#### Task data:
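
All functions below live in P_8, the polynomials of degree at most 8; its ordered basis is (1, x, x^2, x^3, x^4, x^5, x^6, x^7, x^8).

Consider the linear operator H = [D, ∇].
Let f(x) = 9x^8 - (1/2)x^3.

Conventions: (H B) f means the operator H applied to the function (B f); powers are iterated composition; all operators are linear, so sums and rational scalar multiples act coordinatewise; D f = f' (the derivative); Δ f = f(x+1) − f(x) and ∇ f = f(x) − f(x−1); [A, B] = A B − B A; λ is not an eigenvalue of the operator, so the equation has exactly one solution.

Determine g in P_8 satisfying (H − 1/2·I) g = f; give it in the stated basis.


write g with unknown coordinates in the stated basis and equate coefficients in (H − 1/2·I) g = f
solving from the highest basis element down gives g = -18x^8 + x^3
check: H g = 0
so H g − 1/2·g = 9x^8 - (1/2)x^3 = f ✓

g(x) = -18x^8 + x^3


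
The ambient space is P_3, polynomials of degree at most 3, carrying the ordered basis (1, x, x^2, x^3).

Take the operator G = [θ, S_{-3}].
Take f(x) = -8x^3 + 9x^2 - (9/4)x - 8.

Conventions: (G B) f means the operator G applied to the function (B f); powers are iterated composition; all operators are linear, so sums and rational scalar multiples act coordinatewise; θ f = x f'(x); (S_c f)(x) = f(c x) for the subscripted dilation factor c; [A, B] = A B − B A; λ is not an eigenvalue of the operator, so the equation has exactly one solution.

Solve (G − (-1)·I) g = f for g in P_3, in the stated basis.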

#### Task:
Exactly reproduce every record.

#### Response to this task:
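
All functions below live in P_8, the polynomials of degree at most 8; its ordered basis is (1, x, x^2, x^3, x^4, x^5, x^6, x^7, x^8).

Consider the linear operator H = [D, ∇].
Let f(x) = 9x^8 - (1/2)x^3.

Conventions: (H B) f means the operator H applied to the function (B f); powers are iterated composition; all operators are linear, so sums and rational scalar multiples act coordinatewise; D f = f' (the derivative); Δ f = f(x+1) − f(x) and ∇ f = f(x) − f(x−1); [A, B] = A B − B A; λ is not an eigenvalue of the operator, so the equation has exactly one solution.

Determine g in P_8 satisfying (H − 1/2·I) g = f; give it in the stated basis.


write g with unknown coordinates in the stated basis and equate coefficients in (H − 1/2·I) g = f
solving from the highest basis element down gives g = -18x^8 + x^3
check: H g = 0
so H g − 1/2·g = 9x^8 - (1/2)x^3 = f ✓

g(x) = -18x^8 + x^3


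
The ambient space is P_3, polynomials of degree at most 3, carrying the ordered basis (1, x, x^2, x^3).

Take the operator G = [θ, S_{-3}].
Take f(x) = -8x^3 + 9x^2 - (9/4)x - 8.

Conventions: (G B) f means the operator G applied to the function (B f); powers are iterated composition; all operators are linear, so sums and rational scalar multiples act coordinatewise; θ f = x f'(x); (S_c f)(x) = f(c x) for the subscripted dilation factor c; [A, B] = A B − B A; λ is not an eigenvalue of the operator, so the equation has exactly one solution.

Solve (G − (-1)·I) g = f for g in P_3, in the stated basis.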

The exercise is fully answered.